→ **Brief**
From the first line of the data below, copy each line up to the one containing "Accessibility: 0R1", and include that line too.

[Collected data]
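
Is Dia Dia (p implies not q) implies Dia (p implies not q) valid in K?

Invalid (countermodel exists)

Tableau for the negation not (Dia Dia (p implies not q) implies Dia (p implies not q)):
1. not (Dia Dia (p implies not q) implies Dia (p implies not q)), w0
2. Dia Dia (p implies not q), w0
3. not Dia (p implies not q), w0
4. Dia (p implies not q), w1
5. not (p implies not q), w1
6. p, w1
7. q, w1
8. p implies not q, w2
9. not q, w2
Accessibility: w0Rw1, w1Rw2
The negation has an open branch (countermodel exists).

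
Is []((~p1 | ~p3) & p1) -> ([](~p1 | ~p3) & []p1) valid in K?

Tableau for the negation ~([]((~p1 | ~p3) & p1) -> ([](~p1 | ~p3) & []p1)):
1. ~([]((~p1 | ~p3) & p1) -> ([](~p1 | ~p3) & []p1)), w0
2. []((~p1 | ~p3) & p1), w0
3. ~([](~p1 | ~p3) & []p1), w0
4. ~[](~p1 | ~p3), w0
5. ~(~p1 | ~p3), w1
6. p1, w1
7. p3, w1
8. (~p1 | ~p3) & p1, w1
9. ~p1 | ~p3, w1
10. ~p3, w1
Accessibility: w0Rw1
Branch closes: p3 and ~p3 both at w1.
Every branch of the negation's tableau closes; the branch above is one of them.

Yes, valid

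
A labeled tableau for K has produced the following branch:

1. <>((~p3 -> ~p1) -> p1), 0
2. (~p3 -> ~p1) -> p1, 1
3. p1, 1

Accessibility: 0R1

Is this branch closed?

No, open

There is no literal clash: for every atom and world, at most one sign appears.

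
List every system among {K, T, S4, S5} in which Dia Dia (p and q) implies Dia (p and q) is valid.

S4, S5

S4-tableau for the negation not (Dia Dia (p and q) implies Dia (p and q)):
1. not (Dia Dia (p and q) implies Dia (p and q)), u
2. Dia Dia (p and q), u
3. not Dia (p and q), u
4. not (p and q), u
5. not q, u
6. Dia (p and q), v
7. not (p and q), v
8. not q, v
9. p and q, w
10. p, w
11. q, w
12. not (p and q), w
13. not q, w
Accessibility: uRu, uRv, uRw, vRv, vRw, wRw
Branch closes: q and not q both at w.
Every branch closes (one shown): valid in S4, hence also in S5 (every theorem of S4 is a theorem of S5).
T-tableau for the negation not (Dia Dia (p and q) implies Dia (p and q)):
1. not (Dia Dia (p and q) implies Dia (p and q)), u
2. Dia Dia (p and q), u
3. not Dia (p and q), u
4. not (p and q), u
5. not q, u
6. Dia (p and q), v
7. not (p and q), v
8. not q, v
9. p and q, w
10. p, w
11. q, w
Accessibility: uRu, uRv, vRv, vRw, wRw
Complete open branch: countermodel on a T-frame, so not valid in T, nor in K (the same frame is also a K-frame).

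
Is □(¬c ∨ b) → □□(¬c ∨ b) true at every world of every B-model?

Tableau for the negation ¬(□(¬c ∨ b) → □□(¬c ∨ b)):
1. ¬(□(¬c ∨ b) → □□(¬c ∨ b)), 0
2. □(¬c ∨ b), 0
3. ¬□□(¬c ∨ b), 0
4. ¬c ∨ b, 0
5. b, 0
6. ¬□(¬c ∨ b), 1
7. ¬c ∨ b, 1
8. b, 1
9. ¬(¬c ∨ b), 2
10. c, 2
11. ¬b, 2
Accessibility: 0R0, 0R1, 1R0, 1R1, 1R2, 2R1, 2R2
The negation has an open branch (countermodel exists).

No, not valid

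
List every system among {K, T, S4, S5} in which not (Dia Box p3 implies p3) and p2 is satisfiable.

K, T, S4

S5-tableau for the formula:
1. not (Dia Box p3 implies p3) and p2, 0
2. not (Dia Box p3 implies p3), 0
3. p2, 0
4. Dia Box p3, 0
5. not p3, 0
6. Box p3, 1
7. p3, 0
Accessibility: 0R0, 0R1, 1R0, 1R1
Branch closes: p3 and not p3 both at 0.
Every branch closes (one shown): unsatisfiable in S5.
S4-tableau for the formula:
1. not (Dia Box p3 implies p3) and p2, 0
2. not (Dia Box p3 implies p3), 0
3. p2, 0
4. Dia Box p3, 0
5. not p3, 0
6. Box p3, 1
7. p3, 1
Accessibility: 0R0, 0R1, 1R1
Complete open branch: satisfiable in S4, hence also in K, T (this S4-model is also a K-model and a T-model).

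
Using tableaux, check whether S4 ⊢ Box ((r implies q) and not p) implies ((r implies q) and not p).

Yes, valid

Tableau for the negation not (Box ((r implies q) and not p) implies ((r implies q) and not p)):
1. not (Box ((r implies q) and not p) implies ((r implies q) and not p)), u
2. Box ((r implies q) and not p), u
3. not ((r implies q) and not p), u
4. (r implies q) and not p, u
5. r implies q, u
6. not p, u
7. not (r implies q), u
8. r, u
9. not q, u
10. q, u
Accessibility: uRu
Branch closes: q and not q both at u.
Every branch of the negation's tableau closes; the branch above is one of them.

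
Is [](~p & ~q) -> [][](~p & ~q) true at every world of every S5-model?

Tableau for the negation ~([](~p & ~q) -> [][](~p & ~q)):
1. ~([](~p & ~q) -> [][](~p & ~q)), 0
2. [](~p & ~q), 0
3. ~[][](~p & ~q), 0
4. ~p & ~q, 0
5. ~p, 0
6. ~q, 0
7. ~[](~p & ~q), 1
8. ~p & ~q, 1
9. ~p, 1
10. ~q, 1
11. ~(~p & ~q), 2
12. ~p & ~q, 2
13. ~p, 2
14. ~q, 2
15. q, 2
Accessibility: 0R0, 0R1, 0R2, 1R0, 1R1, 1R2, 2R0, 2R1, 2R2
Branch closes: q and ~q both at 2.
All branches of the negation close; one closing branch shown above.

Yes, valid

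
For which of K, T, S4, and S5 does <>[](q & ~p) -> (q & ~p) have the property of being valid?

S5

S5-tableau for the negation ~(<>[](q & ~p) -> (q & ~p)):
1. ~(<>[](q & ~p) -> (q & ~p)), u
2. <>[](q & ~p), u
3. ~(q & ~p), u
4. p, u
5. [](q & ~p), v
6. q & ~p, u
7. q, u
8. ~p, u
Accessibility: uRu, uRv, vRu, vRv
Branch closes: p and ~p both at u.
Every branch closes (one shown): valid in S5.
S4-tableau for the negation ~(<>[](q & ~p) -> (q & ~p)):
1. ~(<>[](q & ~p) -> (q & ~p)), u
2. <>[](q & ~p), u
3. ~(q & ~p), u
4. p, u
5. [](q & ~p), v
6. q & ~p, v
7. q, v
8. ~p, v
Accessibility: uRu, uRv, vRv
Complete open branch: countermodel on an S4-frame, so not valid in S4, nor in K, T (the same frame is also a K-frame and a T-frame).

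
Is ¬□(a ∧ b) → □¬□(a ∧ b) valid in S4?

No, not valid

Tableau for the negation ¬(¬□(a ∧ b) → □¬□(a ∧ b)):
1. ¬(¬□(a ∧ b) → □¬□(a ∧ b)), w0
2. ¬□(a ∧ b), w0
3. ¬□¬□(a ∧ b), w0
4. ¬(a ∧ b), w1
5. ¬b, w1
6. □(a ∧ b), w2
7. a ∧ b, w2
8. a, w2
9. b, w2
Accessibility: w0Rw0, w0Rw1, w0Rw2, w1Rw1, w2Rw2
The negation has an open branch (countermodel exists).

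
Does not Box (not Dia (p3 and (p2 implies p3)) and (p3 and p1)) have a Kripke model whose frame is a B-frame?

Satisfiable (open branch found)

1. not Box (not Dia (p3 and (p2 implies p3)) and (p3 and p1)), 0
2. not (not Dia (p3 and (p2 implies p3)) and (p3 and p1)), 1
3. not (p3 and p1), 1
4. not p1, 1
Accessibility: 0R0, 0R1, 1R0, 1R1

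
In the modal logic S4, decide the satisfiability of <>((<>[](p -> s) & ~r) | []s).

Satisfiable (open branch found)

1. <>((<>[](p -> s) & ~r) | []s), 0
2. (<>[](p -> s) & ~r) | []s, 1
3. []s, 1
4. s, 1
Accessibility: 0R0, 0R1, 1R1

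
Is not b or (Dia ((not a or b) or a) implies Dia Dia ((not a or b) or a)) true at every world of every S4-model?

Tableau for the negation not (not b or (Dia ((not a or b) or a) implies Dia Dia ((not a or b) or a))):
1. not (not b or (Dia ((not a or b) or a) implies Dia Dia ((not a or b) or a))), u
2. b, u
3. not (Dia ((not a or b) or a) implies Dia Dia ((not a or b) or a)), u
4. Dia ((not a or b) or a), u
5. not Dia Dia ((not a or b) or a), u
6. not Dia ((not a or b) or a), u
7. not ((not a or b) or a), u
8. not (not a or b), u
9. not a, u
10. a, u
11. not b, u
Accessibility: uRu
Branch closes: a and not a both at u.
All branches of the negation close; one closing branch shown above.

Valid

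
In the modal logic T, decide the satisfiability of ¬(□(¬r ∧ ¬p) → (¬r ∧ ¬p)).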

→ **Your response**
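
Is Dia Dia (p implies not q) implies Dia (p implies not q) valid in K?

Invalid (countermodel exists)

Tableau for the negation not (Dia Dia (p implies not q) implies Dia (p implies not q)):
1. not (Dia Dia (p implies not q) implies Dia (p implies not q)), w0
2. Dia Dia (p implies not q), w0
3. not Dia (p implies not q), w0
4. Dia (p implies not q), w1
5. not (p implies not q), w1
6. p, w1
7. q, w1
8. p implies not q, w2
9. not q, w2
Accessibility: w0Rw1, w1Rw2
The negation has an open branch (countermodel exists).

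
Is []((~p1 | ~p3) & p1) -> ([](~p1 | ~p3) & []p1) valid in K?

Tableau for the negation ~([]((~p1 | ~p3) & p1) -> ([](~p1 | ~p3) & []p1)):
1. ~([]((~p1 | ~p3) & p1) -> ([](~p1 | ~p3) & []p1)), w0
2. []((~p1 | ~p3) & p1), w0
3. ~([](~p1 | ~p3) & []p1), w0
4. ~[](~p1 | ~p3), w0
5. ~(~p1 | ~p3), w1
6. p1, w1
7. p3, w1
8. (~p1 | ~p3) & p1, w1
9. ~p1 | ~p3, w1
10. ~p3, w1
Accessibility: w0Rw1
Branch closes: p3 and ~p3 both at w1.
Every branch of the negation's tableau closes; the branch above is one of them.

Yes, valid

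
A labeled tableau for K has produced the following branch:

1. <>((~p3 -> ~p1) -> p1), 0
2. (~p3 -> ~p1) -> p1, 1
3. p1, 1

Accessibility: 0R1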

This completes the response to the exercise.